— What is needed —
Please print out every line of the material, unchanged.
START Given data
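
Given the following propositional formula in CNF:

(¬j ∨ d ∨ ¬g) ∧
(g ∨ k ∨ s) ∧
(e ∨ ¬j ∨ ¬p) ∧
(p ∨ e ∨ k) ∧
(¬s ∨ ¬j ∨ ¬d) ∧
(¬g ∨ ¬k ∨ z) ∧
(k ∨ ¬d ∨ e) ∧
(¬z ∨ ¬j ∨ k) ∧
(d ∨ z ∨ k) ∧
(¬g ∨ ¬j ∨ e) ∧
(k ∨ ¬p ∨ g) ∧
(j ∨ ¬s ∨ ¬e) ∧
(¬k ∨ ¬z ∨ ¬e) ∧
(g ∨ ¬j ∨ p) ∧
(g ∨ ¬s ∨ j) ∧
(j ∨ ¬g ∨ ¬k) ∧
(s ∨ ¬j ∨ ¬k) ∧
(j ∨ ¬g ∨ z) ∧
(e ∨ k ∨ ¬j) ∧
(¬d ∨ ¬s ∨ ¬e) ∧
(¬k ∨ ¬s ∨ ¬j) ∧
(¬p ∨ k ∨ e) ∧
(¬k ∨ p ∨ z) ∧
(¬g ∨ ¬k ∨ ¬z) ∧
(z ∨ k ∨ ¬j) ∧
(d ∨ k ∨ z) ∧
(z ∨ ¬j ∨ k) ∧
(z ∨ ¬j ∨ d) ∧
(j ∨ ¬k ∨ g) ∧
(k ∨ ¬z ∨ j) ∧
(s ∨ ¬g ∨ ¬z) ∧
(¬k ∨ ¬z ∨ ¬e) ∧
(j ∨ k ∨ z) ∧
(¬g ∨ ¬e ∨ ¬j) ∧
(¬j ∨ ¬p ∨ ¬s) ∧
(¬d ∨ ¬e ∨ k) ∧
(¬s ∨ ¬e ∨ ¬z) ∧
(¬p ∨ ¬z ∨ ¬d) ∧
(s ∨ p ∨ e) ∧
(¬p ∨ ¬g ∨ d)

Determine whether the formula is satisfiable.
No

No, the formula is not satisfiable.

No assignment of truth values to the variables can make all 40 clauses true simultaneously.

The formula is UNSAT (unsatisfiable).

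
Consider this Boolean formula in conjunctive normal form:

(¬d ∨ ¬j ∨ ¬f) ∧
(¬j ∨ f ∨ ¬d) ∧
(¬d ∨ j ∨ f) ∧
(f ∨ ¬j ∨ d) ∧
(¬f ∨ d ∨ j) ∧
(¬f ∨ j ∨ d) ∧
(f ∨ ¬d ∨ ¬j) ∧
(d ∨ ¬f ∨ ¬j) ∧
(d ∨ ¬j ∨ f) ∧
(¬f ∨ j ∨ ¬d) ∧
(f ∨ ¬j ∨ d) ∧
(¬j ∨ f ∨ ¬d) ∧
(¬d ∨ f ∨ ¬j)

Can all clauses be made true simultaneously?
Yes

Yes, the formula is satisfiable.

One satisfying assignment is: j=False, d=False, f=False

Verification: With this assignment, all 13 clauses evaluate to true.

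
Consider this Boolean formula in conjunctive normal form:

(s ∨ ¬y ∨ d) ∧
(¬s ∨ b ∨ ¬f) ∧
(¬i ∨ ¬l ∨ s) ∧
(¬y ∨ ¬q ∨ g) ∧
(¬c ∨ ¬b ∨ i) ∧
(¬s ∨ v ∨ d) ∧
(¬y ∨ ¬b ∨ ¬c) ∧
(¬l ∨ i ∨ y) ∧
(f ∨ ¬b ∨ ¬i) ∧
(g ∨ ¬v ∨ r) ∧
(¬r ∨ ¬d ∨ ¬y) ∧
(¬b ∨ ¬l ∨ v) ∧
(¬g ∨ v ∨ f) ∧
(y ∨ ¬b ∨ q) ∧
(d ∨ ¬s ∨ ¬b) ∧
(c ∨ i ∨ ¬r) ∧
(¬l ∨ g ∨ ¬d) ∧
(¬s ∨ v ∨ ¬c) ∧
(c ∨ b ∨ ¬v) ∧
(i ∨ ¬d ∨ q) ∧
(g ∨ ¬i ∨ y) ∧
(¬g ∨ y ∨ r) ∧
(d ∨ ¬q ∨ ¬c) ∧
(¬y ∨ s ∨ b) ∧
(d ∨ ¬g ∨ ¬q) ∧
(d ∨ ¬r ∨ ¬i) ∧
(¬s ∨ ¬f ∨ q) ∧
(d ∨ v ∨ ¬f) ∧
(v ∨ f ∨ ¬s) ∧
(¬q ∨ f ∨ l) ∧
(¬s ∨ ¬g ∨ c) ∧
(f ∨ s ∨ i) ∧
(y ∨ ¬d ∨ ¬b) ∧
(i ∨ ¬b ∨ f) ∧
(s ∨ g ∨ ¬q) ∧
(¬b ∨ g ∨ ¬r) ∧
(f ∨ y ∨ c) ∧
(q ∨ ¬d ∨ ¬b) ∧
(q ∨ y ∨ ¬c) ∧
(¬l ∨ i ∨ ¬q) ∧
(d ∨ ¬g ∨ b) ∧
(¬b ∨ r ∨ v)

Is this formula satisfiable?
Yes

Yes, the formula is satisfiable.

One satisfying assignment is: f=True, i=True, v=True, d=True, y=True, l=False, g=True, c=False, r=False, s=False, q=True, b=True

Verification: With this assignment, all 42 clauses evaluate to true.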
END Given data
— Solution to the exercise —
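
Given the following propositional formula in CNF:

(¬j ∨ d ∨ ¬g) ∧
(g ∨ k ∨ s) ∧
(e ∨ ¬j ∨ ¬p) ∧
(p ∨ e ∨ k) ∧
(¬s ∨ ¬j ∨ ¬d) ∧
(¬g ∨ ¬k ∨ z) ∧
(k ∨ ¬d ∨ e) ∧
(¬z ∨ ¬j ∨ k) ∧
(d ∨ z ∨ k) ∧
(¬g ∨ ¬j ∨ e) ∧
(k ∨ ¬p ∨ g) ∧
(j ∨ ¬s ∨ ¬e) ∧
(¬k ∨ ¬z ∨ ¬e) ∧
(g ∨ ¬j ∨ p) ∧
(g ∨ ¬s ∨ j) ∧
(j ∨ ¬g ∨ ¬k) ∧
(s ∨ ¬j ∨ ¬k) ∧
(j ∨ ¬g ∨ z) ∧
(e ∨ k ∨ ¬j) ∧
(¬d ∨ ¬s ∨ ¬e) ∧
(¬k ∨ ¬s ∨ ¬j) ∧
(¬p ∨ k ∨ e) ∧
(¬k ∨ p ∨ z) ∧
(¬g ∨ ¬k ∨ ¬z) ∧
(z ∨ k ∨ ¬j) ∧
(d ∨ k ∨ z) ∧
(z ∨ ¬j ∨ k) ∧
(z ∨ ¬j ∨ d) ∧
(j ∨ ¬k ∨ g) ∧
(k ∨ ¬z ∨ j) ∧
(s ∨ ¬g ∨ ¬z) ∧
(¬k ∨ ¬z ∨ ¬e) ∧
(j ∨ k ∨ z) ∧
(¬g ∨ ¬e ∨ ¬j) ∧
(¬j ∨ ¬p ∨ ¬s) ∧
(¬d ∨ ¬e ∨ k) ∧
(¬s ∨ ¬e ∨ ¬z) ∧
(¬p ∨ ¬z ∨ ¬d) ∧
(s ∨ p ∨ e) ∧
(¬p ∨ ¬g ∨ d)

Determine whether the formula is satisfiable.
No

No, the formula is not satisfiable.

No assignment of truth values to the variables can make all 40 clauses true simultaneously.

The formula is UNSAT (unsatisfiable).

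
Consider this Boolean formula in conjunctive normal form:

(¬d ∨ ¬j ∨ ¬f) ∧
(¬j ∨ f ∨ ¬d) ∧
(¬d ∨ j ∨ f) ∧
(f ∨ ¬j ∨ d) ∧
(¬f ∨ d ∨ j) ∧
(¬f ∨ j ∨ d) ∧
(f ∨ ¬d ∨ ¬j) ∧
(d ∨ ¬f ∨ ¬j) ∧
(d ∨ ¬j ∨ f) ∧
(¬f ∨ j ∨ ¬d) ∧
(f ∨ ¬j ∨ d) ∧
(¬j ∨ f ∨ ¬d) ∧
(¬d ∨ f ∨ ¬j)

Can all clauses be made true simultaneously?
Yes

Yes, the formula is satisfiable.

One satisfying assignment is: j=False, d=False, f=False

Verification: With this assignment, all 13 clauses evaluate to true.

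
Consider this Boolean formula in conjunctive normal form:

(s ∨ ¬y ∨ d) ∧
(¬s ∨ b ∨ ¬f) ∧
(¬i ∨ ¬l ∨ s) ∧
(¬y ∨ ¬q ∨ g) ∧
(¬c ∨ ¬b ∨ i) ∧
(¬s ∨ v ∨ d) ∧
(¬y ∨ ¬b ∨ ¬c) ∧
(¬l ∨ i ∨ y) ∧
(f ∨ ¬b ∨ ¬i) ∧
(g ∨ ¬v ∨ r) ∧
(¬r ∨ ¬d ∨ ¬y) ∧
(¬b ∨ ¬l ∨ v) ∧
(¬g ∨ v ∨ f) ∧
(y ∨ ¬b ∨ q) ∧
(d ∨ ¬s ∨ ¬b) ∧
(c ∨ i ∨ ¬r) ∧
(¬l ∨ g ∨ ¬d) ∧
(¬s ∨ v ∨ ¬c) ∧
(c ∨ b ∨ ¬v) ∧
(i ∨ ¬d ∨ q) ∧
(g ∨ ¬i ∨ y) ∧
(¬g ∨ y ∨ r) ∧
(d ∨ ¬q ∨ ¬c) ∧
(¬y ∨ s ∨ b) ∧
(d ∨ ¬g ∨ ¬q) ∧
(d ∨ ¬r ∨ ¬i) ∧
(¬s ∨ ¬f ∨ q) ∧
(d ∨ v ∨ ¬f) ∧
(v ∨ f ∨ ¬s) ∧
(¬q ∨ f ∨ l) ∧
(¬s ∨ ¬g ∨ c) ∧
(f ∨ s ∨ i) ∧
(y ∨ ¬d ∨ ¬b) ∧
(i ∨ ¬b ∨ f) ∧
(s ∨ g ∨ ¬q) ∧
(¬b ∨ g ∨ ¬r) ∧
(f ∨ y ∨ c) ∧
(q ∨ ¬d ∨ ¬b) ∧
(q ∨ y ∨ ¬c) ∧
(¬l ∨ i ∨ ¬q) ∧
(d ∨ ¬g ∨ b) ∧
(¬b ∨ r ∨ v)

Is this formula satisfiable?
Yes

Yes, the formula is satisfiable.

One satisfying assignment is: f=True, i=True, v=True, d=True, y=True, l=False, g=True, c=False, r=False, s=False, q=True, b=True

Verification: With this assignment, all 42 clauses evaluate to true.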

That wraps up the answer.